RECORDS TO PROCESS section start

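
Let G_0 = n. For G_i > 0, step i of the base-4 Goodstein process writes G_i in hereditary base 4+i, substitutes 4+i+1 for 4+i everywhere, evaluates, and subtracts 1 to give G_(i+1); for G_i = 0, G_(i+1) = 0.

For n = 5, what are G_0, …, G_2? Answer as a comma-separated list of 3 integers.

5, 5, 5

step 0: 5 = 4 + 1; sub 5 for 4: 5 + 1; = 6; G_1 = 6−1 = 5
step 1: 5 = 5; sub 6 for 5: 6; = 6; G_2 = 6−1 = 5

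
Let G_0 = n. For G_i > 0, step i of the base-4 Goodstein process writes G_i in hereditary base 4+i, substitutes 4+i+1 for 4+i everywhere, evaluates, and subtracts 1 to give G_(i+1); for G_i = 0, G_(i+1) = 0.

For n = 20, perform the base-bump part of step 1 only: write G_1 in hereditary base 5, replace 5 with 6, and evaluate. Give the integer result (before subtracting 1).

G_0=20  [base 4] 4^2 + 4  →[4↦5]→  5^2 + 5 = 30  −1 ⇒ G_1=29
G_1=29  [base 5] 5^2 + 4  →[5↦6]→  6^2 + 4 = 40  −1 ⇒ G_2=39

40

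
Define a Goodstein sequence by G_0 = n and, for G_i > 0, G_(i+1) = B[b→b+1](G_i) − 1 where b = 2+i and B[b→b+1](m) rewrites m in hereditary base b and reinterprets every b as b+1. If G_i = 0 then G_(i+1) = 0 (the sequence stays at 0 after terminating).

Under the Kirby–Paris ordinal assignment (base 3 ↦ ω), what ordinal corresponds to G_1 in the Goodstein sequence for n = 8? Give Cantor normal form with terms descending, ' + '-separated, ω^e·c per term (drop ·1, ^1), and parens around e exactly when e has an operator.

G_0 = 8. HB_2(8) = 2^(2 + 1). Bump = 81. G_1 = 80.
G_1 = 80. HB_3(80) = 2·3^3 + 2·3^2 + 2·3 + 2. Bump = 554. G_2 = 553.

ω^ω·2 + ω^2·2 + ω·2 + 2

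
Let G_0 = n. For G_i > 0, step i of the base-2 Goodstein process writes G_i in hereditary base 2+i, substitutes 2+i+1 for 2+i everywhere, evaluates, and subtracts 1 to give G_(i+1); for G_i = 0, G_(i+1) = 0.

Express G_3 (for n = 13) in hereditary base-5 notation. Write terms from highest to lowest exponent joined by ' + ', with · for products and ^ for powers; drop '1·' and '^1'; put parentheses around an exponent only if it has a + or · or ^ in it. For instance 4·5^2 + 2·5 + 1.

[0] 13 ≡ 2^(2 + 1) + 2^2 + 1 (base 2). Lift 3: 109. −1: 108.
[1] 108 ≡ 3^(3 + 1) + 3^3 (base 3). Lift 4: 1280. −1: 1279.
[2] 1279 ≡ 4^(4 + 1) + 3·4^3 + 3·4^2 + 3·4 + 3 (base 4). Lift 5: 16093. −1: 16092.
[3] 16092 ≡ 5^(5 + 1) + 3·5^3 + 3·5^2 + 3·5 + 2 (base 5). Lift 6: 280712. −1: 280711.

5^(5 + 1) + 3·5^3 + 3·5^2 + 3·5 + 2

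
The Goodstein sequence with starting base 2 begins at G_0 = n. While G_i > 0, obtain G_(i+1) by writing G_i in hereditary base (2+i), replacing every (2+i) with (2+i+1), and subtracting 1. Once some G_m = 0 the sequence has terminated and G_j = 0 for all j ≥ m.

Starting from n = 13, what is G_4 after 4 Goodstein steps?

(0) 13|_2 = 2^(2 + 1) + 2^2 + 1 ↦ 3^(3 + 1) + 3^3 + 1|_3 = 109 ⇒ 108
(1) 108|_3 = 3^(3 + 1) + 3^3 ↦ 4^(4 + 1) + 4^4|_4 = 1280 ⇒ 1279
(2) 1279|_4 = 4^(4 + 1) + 3·4^3 + 3·4^2 + 3·4 + 3 ↦ 5^(5 + 1) + 3·5^3 + 3·5^2 + 3·5 + 3|_5 = 16093 ⇒ 16092
(3) 16092|_5 = 5^(5 + 1) + 3·5^3 + 3·5^2 + 3·5 + 2 ↦ 6^(6 + 1) + 3·6^3 + 3·6^2 + 3·6 + 2|_6 = 280712 ⇒ 280711

280711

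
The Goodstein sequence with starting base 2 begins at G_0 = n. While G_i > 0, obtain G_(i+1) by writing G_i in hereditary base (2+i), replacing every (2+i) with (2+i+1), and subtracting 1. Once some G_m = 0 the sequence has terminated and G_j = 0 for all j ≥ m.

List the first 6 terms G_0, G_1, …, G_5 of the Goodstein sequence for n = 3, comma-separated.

3 —HB2→ 2 + 1 —bump→ 3 + 1 = 4 —(−1)→ 3
3 —HB3→ 3 —bump→ 4 = 4 —(−1)→ 3
3 —HB4→ 3 —bump→ 3 = 3 —(−1)→ 2
2 —HB5→ 2 —bump→ 2 = 2 —(−1)→ 1
1 —HB6→ 1 —bump→ 1 = 1 —(−1)→ 0

3, 3, 3, 2, 1, 0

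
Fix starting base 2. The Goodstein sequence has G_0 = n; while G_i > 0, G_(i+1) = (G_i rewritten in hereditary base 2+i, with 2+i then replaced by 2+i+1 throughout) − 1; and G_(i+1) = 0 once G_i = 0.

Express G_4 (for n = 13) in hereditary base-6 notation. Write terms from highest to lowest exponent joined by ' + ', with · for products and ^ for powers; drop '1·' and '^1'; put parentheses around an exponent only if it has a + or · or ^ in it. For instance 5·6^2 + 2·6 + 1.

(0) 13|_2 = 2^(2 + 1) + 2^2 + 1 ↦ 3^(3 + 1) + 3^3 + 1|_3 = 109 ⇒ 108
(1) 108|_3 = 3^(3 + 1) + 3^3 ↦ 4^(4 + 1) + 4^4|_4 = 1280 ⇒ 1279
(2) 1279|_4 = 4^(4 + 1) + 3·4^3 + 3·4^2 + 3·4 + 3 ↦ 5^(5 + 1) + 3·5^3 + 3·5^2 + 3·5 + 3|_5 = 16093 ⇒ 16092
(3) 16092|_5 = 5^(5 + 1) + 3·5^3 + 3·5^2 + 3·5 + 2 ↦ 6^(6 + 1) + 3·6^3 + 3·6^2 + 3·6 + 2|_6 = 280712 ⇒ 280711
(4) 280711|_6 = 6^(6 + 1) + 3·6^3 + 3·6^2 + 3·6 + 1 ↦ 7^(7 + 1) + 3·7^3 + 3·7^2 + 3·7 + 1|_7 = 5765999 ⇒ 5765998

6^(6 + 1) + 3·6^3 + 3·6^2 + 3·6 + 1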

RECORDS TO PROCESS section end

> [THE PROBLEM]
What you return should match the data character for character.

> [ANSWER BOX]
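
Let G_0 = n. For G_i > 0, step i of the base-4 Goodstein process writes G_i in hereditary base 4+i, substitutes 4+i+1 for 4+i everywhere, evaluates, and subtracts 1 to give G_(i+1); for G_i = 0, G_(i+1) = 0.

For n = 5, what are G_0, …, G_2? Answer as a comma-separated list of 3 integers.

5, 5, 5

step 0: 5 = 4 + 1; sub 5 for 4: 5 + 1; = 6; G_1 = 6−1 = 5
step 1: 5 = 5; sub 6 for 5: 6; = 6; G_2 = 6−1 = 5

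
Let G_0 = n. For G_i > 0, step i of the base-4 Goodstein process writes G_i in hereditary base 4+i, substitutes 4+i+1 for 4+i everywhere, evaluates, and subtracts 1 to give G_(i+1); for G_i = 0, G_(i+1) = 0.

For n = 20, perform the base-bump part of step 1 only: write G_1 in hereditary base 5, replace 5 with 6, and evaluate. Give the integer result (before subtracting 1).

G_0=20  [base 4] 4^2 + 4  →[4↦5]→  5^2 + 5 = 30  −1 ⇒ G_1=29
G_1=29  [base 5] 5^2 + 4  →[5↦6]→  6^2 + 4 = 40  −1 ⇒ G_2=39

40

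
Define a Goodstein sequence by G_0 = n and, for G_i > 0, G_(i+1) = B[b→b+1](G_i) − 1 where b = 2+i and B[b→b+1](m) rewrites m in hereditary base b and reinterprets every b as b+1. If G_i = 0 then G_(i+1) = 0 (the sequence stays at 0 after terminating).

Under the Kirby–Paris ordinal assignment (base 3 ↦ ω), what ordinal corresponds to G_1 in the Goodstein sequence for n = 8? Give Cantor normal form with terms descending, ' + '-separated, ω^e·c per term (drop ·1, ^1), and parens around e exactly when e has an operator.

G_0 = 8. HB_2(8) = 2^(2 + 1). Bump = 81. G_1 = 80.
G_1 = 80. HB_3(80) = 2·3^3 + 2·3^2 + 2·3 + 2. Bump = 554. G_2 = 553.

ω^ω·2 + ω^2·2 + ω·2 + 2

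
Let G_0 = n. For G_i > 0, step i of the base-2 Goodstein process writes G_i in hereditary base 2+i, substitutes 2+i+1 for 2+i everywhere, evaluates, and subtracts 1 to give G_(i+1); for G_i = 0, G_(i+1) = 0.

Express G_3 (for n = 13) in hereditary base-5 notation. Write terms from highest to lowest exponent joined by ' + ', with · for products and ^ for powers; drop '1·' and '^1'; put parentheses around an exponent only if it has a + or · or ^ in it. For instance 4·5^2 + 2·5 + 1.

[0] 13 ≡ 2^(2 + 1) + 2^2 + 1 (base 2). Lift 3: 109. −1: 108.
[1] 108 ≡ 3^(3 + 1) + 3^3 (base 3). Lift 4: 1280. −1: 1279.
[2] 1279 ≡ 4^(4 + 1) + 3·4^3 + 3·4^2 + 3·4 + 3 (base 4). Lift 5: 16093. −1: 16092.
[3] 16092 ≡ 5^(5 + 1) + 3·5^3 + 3·5^2 + 3·5 + 2 (base 5). Lift 6: 280712. −1: 280711.

5^(5 + 1) + 3·5^3 + 3·5^2 + 3·5 + 2

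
The Goodstein sequence with starting base 2 begins at G_0 = n. While G_i > 0, obtain G_(i+1) by writing G_i in hereditary base (2+i), replacing every (2+i) with (2+i+1), and subtracting 1. Once some G_m = 0 the sequence has terminated and G_j = 0 for all j ≥ m.

Starting from n = 13, what is G_4 after 4 Goodstein steps?

(0) 13|_2 = 2^(2 + 1) + 2^2 + 1 ↦ 3^(3 + 1) + 3^3 + 1|_3 = 109 ⇒ 108
(1) 108|_3 = 3^(3 + 1) + 3^3 ↦ 4^(4 + 1) + 4^4|_4 = 1280 ⇒ 1279
(2) 1279|_4 = 4^(4 + 1) + 3·4^3 + 3·4^2 + 3·4 + 3 ↦ 5^(5 + 1) + 3·5^3 + 3·5^2 + 3·5 + 3|_5 = 16093 ⇒ 16092
(3) 16092|_5 = 5^(5 + 1) + 3·5^3 + 3·5^2 + 3·5 + 2 ↦ 6^(6 + 1) + 3·6^3 + 3·6^2 + 3·6 + 2|_6 = 280712 ⇒ 280711

280711

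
The Goodstein sequence with starting base 2 begins at G_0 = n. While G_i > 0, obtain G_(i+1) by writing G_i in hereditary base (2+i), replacing every (2+i) with (2+i+1), and subtracting 1. Once some G_m = 0 the sequence has terminated and G_j = 0 for all j ≥ m.

List the first 6 terms G_0, G_1, …, G_5 of the Goodstein sequence for n = 3, comma-separated.

3 —HB2→ 2 + 1 —bump→ 3 + 1 = 4 —(−1)→ 3
3 —HB3→ 3 —bump→ 4 = 4 —(−1)→ 3
3 —HB4→ 3 —bump→ 3 = 3 —(−1)→ 2
2 —HB5→ 2 —bump→ 2 = 2 —(−1)→ 1
1 —HB6→ 1 —bump→ 1 = 1 —(−1)→ 0

3, 3, 3, 2, 1, 0

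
Fix starting base 2. The Goodstein sequence has G_0 = n; while G_i > 0, G_(i+1) = (G_i rewritten in hereditary base 2+i, with 2+i then replaced by 2+i+1 throughout) − 1; and G_(i+1) = 0 once G_i = 0.

Express G_4 (for n = 13) in hereditary base-6 notation. Write terms from highest to lowest exponent joined by ' + ', with · for products and ^ for powers; drop '1·' and '^1'; put parentheses around an exponent only if it has a + or · or ^ in it. For instance 5·6^2 + 2·6 + 1.

(0) 13|_2 = 2^(2 + 1) + 2^2 + 1 ↦ 3^(3 + 1) + 3^3 + 1|_3 = 109 ⇒ 108
(1) 108|_3 = 3^(3 + 1) + 3^3 ↦ 4^(4 + 1) + 4^4|_4 = 1280 ⇒ 1279
(2) 1279|_4 = 4^(4 + 1) + 3·4^3 + 3·4^2 + 3·4 + 3 ↦ 5^(5 + 1) + 3·5^3 + 3·5^2 + 3·5 + 3|_5 = 16093 ⇒ 16092
(3) 16092|_5 = 5^(5 + 1) + 3·5^3 + 3·5^2 + 3·5 + 2 ↦ 6^(6 + 1) + 3·6^3 + 3·6^2 + 3·6 + 2|_6 = 280712 ⇒ 280711
(4) 280711|_6 = 6^(6 + 1) + 3·6^3 + 3·6^2 + 3·6 + 1 ↦ 7^(7 + 1) + 3·7^3 + 3·7^2 + 3·7 + 1|_7 = 5765999 ⇒ 5765998

6^(6 + 1) + 3·6^3 + 3·6^2 + 3·6 + 1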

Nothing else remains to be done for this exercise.